*GIVEN ENTRIES:*
_ _ _ _
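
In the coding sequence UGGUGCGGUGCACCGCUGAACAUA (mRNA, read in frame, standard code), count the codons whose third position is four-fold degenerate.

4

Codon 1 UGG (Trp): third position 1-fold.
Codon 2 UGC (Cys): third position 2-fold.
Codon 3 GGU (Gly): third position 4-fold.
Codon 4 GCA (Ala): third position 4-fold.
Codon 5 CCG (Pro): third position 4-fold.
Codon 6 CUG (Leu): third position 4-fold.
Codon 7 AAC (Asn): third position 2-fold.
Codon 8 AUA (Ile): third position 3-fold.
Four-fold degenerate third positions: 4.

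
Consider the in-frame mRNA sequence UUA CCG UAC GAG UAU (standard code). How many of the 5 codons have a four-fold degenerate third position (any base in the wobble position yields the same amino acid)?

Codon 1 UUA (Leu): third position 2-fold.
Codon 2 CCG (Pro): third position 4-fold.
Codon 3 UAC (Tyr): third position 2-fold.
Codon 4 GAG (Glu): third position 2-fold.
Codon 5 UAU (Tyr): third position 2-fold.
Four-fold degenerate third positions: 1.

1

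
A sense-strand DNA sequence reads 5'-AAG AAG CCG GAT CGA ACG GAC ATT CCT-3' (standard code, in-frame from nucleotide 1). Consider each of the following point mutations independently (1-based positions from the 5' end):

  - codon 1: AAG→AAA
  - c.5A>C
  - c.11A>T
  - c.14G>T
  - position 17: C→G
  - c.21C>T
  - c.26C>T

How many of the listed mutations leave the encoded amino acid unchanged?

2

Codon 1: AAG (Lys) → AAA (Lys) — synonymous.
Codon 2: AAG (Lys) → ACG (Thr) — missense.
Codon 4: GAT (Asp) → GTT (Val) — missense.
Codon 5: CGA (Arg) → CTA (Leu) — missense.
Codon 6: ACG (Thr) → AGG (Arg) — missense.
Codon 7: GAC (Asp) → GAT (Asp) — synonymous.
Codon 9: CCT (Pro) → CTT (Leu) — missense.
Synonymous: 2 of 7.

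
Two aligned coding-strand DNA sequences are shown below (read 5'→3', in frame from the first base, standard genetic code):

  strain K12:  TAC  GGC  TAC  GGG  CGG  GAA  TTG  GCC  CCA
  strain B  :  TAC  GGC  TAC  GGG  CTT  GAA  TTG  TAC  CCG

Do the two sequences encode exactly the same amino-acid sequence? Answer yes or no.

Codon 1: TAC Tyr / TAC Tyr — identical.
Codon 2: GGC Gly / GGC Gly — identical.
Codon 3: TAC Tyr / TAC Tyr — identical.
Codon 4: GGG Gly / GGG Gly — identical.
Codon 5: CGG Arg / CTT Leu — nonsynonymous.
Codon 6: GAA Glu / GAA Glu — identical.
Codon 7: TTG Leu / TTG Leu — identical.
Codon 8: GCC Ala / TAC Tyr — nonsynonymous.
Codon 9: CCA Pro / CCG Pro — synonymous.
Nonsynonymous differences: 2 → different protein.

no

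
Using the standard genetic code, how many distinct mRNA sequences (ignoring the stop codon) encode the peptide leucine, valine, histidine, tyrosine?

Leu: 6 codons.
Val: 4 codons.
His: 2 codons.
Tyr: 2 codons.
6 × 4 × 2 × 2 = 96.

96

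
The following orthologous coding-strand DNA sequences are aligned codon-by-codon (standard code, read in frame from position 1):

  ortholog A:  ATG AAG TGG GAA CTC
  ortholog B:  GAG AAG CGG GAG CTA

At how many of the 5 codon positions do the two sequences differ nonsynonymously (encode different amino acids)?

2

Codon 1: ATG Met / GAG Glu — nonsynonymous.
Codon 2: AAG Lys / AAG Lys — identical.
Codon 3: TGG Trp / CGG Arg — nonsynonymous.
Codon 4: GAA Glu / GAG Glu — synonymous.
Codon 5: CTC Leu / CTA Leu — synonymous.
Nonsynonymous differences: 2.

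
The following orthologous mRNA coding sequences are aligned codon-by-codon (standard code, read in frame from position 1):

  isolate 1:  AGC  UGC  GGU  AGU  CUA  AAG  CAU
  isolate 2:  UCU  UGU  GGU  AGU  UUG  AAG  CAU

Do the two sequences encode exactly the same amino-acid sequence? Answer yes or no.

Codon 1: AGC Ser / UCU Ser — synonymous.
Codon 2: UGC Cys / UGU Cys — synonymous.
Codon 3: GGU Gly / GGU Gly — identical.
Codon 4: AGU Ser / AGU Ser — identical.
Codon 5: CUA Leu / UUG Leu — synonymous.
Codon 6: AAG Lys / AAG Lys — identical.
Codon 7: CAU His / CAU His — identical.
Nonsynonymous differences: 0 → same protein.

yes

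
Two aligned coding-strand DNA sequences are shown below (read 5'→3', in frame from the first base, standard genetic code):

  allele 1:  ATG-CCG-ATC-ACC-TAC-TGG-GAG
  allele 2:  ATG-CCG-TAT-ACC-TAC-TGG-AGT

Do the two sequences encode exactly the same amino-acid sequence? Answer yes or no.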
_ _ _ _
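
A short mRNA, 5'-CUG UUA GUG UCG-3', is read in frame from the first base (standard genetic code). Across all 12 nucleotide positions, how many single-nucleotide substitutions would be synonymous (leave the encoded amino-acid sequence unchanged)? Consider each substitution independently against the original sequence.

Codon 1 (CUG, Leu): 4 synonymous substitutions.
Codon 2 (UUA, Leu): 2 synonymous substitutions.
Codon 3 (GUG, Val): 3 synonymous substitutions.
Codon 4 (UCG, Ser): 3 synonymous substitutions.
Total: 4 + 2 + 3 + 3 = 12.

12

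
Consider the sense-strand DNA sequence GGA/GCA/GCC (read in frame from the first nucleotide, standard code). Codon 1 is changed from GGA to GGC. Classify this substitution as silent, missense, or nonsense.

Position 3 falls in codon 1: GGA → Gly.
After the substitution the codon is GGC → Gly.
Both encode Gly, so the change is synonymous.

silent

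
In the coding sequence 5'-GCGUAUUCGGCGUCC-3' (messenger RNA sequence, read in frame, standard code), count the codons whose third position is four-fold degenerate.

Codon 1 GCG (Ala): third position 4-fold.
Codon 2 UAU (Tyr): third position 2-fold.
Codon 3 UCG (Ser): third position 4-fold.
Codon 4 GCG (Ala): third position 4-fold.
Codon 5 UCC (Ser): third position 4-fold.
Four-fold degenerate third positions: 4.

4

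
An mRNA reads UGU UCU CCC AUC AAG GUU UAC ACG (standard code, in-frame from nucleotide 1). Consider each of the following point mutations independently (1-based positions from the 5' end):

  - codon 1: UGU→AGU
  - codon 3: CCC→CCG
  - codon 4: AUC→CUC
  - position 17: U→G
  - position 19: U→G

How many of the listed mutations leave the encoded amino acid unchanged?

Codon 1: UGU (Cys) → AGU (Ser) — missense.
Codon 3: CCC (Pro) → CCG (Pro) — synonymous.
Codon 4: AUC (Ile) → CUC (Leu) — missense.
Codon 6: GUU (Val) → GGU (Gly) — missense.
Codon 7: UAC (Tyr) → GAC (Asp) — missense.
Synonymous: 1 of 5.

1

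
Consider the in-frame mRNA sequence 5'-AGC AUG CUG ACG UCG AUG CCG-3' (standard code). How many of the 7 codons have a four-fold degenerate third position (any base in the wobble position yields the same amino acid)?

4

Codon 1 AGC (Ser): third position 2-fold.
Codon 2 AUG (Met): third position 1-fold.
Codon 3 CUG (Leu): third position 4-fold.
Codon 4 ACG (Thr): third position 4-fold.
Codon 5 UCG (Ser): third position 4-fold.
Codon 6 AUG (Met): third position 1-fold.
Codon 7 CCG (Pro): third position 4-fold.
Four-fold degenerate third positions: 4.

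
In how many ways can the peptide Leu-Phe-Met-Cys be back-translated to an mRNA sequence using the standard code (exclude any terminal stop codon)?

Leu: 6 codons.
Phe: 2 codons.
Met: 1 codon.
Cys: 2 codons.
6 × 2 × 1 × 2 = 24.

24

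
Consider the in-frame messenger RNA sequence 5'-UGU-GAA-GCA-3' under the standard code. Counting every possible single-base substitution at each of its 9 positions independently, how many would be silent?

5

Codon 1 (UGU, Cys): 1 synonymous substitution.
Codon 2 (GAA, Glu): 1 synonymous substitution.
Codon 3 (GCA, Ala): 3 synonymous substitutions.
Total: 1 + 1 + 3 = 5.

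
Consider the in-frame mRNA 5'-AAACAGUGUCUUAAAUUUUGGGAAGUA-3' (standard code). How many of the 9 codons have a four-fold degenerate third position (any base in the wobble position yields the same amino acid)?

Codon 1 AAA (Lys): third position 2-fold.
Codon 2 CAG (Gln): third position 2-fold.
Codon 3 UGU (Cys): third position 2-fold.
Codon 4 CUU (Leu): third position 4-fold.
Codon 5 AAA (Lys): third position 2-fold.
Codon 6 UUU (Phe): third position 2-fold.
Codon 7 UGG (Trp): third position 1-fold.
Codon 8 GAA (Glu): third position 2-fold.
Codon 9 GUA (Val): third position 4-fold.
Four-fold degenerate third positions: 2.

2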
_ _ _ _
*ASSIGNED TASK:* Which lines above contain the word "reads"? Copy each one.

*PROBLEM SOLUTION:*
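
A sense-strand DNA sequence reads 5'-AAG AAG CCG GAT CGA ACG GAC ATT CCT-3' (standard code, in-frame from nucleotide 1). Consider each of the following point mutations independently (1-based positions from the 5' end):
An mRNA reads UGU UCU CCC AUC AAG GUU UAC ACG (standard code, in-frame from nucleotide 1). Consider each of the following point mutations independently (1-based positions from the 5' end):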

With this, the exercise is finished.